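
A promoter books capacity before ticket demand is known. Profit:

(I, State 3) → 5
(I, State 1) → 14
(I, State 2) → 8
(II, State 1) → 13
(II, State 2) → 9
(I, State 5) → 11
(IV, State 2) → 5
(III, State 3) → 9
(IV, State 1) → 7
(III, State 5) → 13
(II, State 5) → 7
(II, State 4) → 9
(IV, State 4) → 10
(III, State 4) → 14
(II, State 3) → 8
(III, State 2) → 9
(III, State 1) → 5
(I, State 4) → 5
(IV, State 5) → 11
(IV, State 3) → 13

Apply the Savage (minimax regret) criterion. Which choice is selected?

Column bests: State 1=14, State 2=9, State 3=13, State 4=14, State 5=13.
I regrets: 0, 1, 8, 9, 2 → max 9
II regrets: 1, 0, 5, 5, 6 → max 6
III regrets: 9, 0, 4, 0, 0 → max 9
IV regrets: 7, 4, 0, 4, 2 → max 7
Smallest max regret = 6 → II.

II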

BRIEF
Keep every word as given and return the full listing.

EXERCISE SOLUTION
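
A promoter books capacity before ticket demand is known. Profit:

(I, State 3) → 5
(I, State 1) → 14
(I, State 2) → 8
(II, State 1) → 13
(II, State 2) → 9
(I, State 5) → 11
(IV, State 2) → 5
(III, State 3) → 9
(IV, State 1) → 7
(III, State 5) → 13
(II, State 5) → 7
(II, State 4) → 9
(IV, State 4) → 10
(III, State 4) → 14
(II, State 3) → 8
(III, State 2) → 9
(III, State 1) → 5
(I, State 4) → 5
(IV, State 5) → 11
(IV, State 3) → 13

Apply the Savage (minimax regret) criterion. Which choice is selected?

Column bests: State 1=14, State 2=9, State 3=13, State 4=14, State 5=13.
I regrets: 0, 1, 8, 9, 2 → max 9
II regrets: 1, 0, 5, 5, 6 → max 6
III regrets: 9, 0, 4, 0, 0 → max 9
IV regrets: 7, 4, 0, 4, 2 → max 7
Smallest max regret = 6 → II.

II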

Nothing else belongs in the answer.